## [Dataset items]
[Start of section]
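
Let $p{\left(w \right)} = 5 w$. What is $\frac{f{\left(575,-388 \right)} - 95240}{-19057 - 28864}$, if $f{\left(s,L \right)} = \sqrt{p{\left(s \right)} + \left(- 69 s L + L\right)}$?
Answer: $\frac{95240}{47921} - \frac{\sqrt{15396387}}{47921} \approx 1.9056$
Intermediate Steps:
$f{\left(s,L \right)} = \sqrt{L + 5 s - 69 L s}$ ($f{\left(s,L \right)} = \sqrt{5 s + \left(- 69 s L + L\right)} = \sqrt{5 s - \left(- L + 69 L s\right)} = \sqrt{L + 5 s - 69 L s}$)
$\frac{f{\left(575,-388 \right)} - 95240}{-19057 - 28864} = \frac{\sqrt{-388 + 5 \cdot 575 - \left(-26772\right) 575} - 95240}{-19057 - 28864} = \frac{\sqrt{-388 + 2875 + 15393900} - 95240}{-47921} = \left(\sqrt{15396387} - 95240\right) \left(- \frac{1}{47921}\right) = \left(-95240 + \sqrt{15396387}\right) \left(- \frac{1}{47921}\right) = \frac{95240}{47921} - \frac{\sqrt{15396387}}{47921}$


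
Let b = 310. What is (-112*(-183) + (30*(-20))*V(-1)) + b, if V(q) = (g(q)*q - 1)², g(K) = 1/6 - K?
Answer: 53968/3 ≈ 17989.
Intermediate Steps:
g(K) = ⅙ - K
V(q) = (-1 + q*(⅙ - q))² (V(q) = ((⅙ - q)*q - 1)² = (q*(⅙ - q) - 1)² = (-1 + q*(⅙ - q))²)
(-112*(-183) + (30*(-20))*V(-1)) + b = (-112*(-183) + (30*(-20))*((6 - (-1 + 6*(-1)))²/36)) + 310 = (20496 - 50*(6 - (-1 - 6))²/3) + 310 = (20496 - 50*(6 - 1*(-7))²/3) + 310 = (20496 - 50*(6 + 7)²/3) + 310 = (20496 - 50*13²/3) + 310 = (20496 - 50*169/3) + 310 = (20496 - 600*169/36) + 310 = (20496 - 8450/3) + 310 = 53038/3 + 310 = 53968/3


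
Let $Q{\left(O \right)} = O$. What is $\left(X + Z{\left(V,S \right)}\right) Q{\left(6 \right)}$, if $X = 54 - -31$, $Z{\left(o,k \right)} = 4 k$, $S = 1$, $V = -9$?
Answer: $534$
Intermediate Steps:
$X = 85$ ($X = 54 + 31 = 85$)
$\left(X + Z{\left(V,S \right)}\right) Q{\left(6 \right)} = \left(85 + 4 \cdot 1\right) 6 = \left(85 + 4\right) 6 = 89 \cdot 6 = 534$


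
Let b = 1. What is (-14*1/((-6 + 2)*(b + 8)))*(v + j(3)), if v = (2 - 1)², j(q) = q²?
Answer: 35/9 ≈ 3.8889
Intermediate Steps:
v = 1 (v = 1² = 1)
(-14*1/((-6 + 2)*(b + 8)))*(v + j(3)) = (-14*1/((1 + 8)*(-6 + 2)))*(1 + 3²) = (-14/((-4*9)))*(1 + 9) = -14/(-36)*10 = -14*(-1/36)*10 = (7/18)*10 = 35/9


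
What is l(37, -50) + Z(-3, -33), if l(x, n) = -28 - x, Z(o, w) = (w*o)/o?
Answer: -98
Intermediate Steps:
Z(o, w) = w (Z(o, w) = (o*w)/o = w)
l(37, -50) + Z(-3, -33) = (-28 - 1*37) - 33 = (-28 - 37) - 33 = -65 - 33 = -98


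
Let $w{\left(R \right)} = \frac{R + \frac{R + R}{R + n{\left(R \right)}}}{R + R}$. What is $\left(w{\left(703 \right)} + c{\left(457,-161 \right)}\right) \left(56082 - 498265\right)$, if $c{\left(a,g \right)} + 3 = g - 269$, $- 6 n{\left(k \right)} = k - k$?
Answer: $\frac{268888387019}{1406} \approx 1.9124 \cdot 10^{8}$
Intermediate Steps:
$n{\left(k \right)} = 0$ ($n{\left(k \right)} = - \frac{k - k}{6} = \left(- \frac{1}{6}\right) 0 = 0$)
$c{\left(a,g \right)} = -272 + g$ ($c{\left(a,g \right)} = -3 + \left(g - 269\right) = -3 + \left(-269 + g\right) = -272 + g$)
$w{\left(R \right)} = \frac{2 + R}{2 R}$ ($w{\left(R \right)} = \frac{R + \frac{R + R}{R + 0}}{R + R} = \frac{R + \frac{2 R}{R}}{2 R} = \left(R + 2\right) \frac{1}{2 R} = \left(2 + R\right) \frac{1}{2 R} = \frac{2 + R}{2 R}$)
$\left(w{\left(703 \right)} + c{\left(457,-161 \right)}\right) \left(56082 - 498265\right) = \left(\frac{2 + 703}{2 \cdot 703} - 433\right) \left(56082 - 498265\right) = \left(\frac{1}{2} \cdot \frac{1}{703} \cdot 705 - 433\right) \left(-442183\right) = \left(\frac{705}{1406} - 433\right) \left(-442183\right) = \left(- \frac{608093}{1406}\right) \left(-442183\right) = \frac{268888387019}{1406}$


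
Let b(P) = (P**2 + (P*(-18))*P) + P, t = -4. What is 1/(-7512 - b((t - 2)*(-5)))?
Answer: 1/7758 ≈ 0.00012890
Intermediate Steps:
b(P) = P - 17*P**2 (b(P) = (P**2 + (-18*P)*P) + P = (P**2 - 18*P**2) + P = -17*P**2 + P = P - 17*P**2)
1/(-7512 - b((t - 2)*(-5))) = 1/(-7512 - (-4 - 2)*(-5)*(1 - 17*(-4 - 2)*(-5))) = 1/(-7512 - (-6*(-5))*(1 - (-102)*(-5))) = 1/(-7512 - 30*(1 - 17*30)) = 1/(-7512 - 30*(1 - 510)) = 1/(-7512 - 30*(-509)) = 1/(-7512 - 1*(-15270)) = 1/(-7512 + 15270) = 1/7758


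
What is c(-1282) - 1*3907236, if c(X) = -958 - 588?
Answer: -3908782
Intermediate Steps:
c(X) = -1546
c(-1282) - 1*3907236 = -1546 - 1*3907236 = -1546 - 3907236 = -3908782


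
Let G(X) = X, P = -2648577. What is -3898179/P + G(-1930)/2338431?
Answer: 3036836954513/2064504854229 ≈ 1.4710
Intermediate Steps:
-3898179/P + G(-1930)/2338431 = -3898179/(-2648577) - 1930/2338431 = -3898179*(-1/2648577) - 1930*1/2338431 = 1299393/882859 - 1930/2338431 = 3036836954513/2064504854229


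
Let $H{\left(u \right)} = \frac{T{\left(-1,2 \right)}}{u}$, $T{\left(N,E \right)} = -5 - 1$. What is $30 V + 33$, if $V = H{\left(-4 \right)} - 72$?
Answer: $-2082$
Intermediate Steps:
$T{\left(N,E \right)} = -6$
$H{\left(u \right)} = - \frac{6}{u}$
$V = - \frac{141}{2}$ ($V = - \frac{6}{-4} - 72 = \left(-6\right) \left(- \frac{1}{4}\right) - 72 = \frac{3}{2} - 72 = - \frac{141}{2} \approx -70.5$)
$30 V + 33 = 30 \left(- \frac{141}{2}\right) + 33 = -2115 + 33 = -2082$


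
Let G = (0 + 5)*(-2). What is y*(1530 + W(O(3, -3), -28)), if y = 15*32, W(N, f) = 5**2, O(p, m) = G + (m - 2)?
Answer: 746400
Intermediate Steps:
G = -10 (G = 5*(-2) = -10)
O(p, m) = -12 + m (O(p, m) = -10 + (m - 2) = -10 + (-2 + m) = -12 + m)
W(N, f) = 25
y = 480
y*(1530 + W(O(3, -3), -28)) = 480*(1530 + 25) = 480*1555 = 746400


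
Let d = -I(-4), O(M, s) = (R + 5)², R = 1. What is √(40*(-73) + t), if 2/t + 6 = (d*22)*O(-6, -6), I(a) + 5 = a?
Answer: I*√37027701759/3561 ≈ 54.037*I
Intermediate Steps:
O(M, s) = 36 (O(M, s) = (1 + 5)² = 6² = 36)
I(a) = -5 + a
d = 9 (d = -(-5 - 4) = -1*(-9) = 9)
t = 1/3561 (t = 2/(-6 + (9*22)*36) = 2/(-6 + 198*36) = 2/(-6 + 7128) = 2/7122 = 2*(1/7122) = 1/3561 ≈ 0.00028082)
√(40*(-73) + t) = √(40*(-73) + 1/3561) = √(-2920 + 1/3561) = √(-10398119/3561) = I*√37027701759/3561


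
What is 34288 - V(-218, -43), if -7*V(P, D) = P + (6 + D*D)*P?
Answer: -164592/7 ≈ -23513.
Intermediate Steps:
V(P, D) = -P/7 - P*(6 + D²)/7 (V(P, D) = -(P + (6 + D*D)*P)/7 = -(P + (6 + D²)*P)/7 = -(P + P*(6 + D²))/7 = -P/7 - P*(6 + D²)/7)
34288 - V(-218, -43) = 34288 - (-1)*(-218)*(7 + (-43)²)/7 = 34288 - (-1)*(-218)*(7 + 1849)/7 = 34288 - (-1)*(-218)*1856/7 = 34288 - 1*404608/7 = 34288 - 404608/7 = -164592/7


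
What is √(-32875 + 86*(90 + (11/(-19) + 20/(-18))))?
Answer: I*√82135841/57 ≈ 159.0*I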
[End of section]
[Start of section]
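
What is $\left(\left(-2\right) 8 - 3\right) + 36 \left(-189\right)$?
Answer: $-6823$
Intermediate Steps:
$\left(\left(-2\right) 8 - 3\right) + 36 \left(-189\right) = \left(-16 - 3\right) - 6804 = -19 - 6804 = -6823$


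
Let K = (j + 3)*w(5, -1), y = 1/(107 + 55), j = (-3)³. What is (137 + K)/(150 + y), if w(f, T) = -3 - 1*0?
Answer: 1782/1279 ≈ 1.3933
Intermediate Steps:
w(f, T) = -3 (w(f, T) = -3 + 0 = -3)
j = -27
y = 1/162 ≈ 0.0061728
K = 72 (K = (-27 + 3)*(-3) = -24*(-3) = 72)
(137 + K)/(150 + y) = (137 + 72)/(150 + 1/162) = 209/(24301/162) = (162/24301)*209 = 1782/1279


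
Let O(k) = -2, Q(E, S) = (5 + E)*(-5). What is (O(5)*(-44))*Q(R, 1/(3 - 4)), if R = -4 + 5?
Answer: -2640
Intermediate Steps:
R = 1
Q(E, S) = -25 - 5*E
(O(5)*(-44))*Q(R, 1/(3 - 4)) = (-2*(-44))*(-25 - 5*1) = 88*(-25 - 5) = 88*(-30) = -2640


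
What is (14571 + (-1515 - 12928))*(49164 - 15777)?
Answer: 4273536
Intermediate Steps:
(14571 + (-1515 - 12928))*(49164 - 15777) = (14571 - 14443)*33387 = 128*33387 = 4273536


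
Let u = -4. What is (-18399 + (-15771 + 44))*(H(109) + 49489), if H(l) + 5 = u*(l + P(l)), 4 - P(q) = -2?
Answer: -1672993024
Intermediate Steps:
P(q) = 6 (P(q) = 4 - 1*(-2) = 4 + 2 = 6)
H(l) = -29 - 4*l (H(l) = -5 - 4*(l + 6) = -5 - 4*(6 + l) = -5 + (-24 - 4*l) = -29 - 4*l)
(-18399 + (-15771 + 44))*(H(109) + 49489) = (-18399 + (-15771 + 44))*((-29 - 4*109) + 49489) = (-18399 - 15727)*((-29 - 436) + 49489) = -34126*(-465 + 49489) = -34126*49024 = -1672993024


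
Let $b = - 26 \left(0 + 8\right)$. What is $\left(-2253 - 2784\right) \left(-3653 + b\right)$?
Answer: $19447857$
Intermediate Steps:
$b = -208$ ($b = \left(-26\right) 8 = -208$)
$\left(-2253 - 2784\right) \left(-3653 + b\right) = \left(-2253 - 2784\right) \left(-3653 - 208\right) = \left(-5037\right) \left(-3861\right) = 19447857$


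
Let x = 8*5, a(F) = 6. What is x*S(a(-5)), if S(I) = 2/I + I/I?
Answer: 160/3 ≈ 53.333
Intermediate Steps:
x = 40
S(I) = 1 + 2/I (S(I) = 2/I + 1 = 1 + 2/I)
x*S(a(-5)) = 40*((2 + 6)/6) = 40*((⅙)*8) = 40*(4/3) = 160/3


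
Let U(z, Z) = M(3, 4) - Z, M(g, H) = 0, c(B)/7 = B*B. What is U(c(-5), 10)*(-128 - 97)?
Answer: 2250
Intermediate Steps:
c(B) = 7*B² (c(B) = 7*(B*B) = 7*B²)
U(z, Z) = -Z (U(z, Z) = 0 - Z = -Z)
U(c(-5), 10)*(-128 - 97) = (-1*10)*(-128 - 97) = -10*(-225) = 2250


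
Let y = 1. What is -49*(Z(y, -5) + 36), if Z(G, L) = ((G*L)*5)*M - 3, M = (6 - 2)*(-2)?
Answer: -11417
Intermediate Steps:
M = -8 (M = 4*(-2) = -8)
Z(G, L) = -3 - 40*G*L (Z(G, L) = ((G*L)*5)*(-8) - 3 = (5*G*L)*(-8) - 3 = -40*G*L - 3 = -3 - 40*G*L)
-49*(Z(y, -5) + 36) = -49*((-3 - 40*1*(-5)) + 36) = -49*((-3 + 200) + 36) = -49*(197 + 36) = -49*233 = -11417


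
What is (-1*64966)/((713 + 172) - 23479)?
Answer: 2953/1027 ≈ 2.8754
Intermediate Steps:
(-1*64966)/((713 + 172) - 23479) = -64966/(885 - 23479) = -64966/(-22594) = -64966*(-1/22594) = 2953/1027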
[End of section]
## [Work task]
Look above for the line with "Let u = -4." and the line with "Answer: -1672993024". Retype those two lines and every line between them exactly, adding nothing.

## [Expected answer]
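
Let u = -4. What is (-18399 + (-15771 + 44))*(H(109) + 49489), if H(l) + 5 = u*(l + P(l)), 4 - P(q) = -2?
Answer: -1672993024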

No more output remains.